## EXERCISE AIM
Top to bottom, output the entries that follow exactly.

[Dataset entries]
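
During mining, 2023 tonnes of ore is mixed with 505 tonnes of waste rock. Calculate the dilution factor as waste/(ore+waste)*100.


19.9763%

Total material = ore + waste
= 2023 + 505 = 2528 tonnes
Dilution = waste / total * 100
= 505 / 2528 * 100
= 0.1997626582 * 100
= 19.9763%


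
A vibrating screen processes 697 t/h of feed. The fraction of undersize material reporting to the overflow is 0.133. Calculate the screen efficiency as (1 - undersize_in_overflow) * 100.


86.7%

Screen efficiency = (1 - fraction of undersize in overflow) * 100
= (1 - 0.133) * 100
= 0.867 * 100
= 86.7%


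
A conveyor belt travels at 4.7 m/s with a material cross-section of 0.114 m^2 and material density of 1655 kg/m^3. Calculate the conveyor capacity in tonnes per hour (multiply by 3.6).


3192.2964 t/h

Volumetric flow = speed * area
= 4.7 * 0.114 = 0.5358 m^3/s
Mass flow = volumetric * density
= 0.5358 * 1655 = 886.749 kg/s
Convert to t/h: multiply by 3.6
Capacity = 886.749 * 3.6
= 3192.2964 t/h


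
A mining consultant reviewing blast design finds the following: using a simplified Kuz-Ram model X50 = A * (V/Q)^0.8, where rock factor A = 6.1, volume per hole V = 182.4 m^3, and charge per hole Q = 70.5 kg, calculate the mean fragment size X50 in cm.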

## SOLUTION FOR THIS PROBLEM
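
During mining, 2023 tonnes of ore is mixed with 505 tonnes of waste rock. Calculate the dilution factor as waste/(ore+waste)*100.


19.9763%

Total material = ore + waste
= 2023 + 505 = 2528 tonnes
Dilution = waste / total * 100
= 505 / 2528 * 100
= 0.1997626582 * 100
= 19.9763%


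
A vibrating screen processes 697 t/h of feed. The fraction of undersize material reporting to the overflow is 0.133. Calculate the screen efficiency as (1 - undersize_in_overflow) * 100.


86.7%

Screen efficiency = (1 - fraction of undersize in overflow) * 100
= (1 - 0.133) * 100
= 0.867 * 100
= 86.7%


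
A conveyor belt travels at 4.7 m/s with a material cross-section of 0.114 m^2 and material density of 1655 kg/m^3. Calculate the conveyor capacity in tonnes per hour (multiply by 3.6).


3192.2964 t/h

Volumetric flow = speed * area
= 4.7 * 0.114 = 0.5358 m^3/s
Mass flow = volumetric * density
= 0.5358 * 1655 = 886.749 kg/s
Convert to t/h: multiply by 3.6
Capacity = 886.749 * 3.6
= 3192.2964 t/h


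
A mining consultant reviewing blast design finds the following: using a simplified Kuz-Ram model X50 = A * (V/Q)^0.8, where rock factor A = 6.1, volume per hole V = 182.4 m^3, and charge per hole Q = 70.5 kg, calculate the mean fragment size X50 in cm.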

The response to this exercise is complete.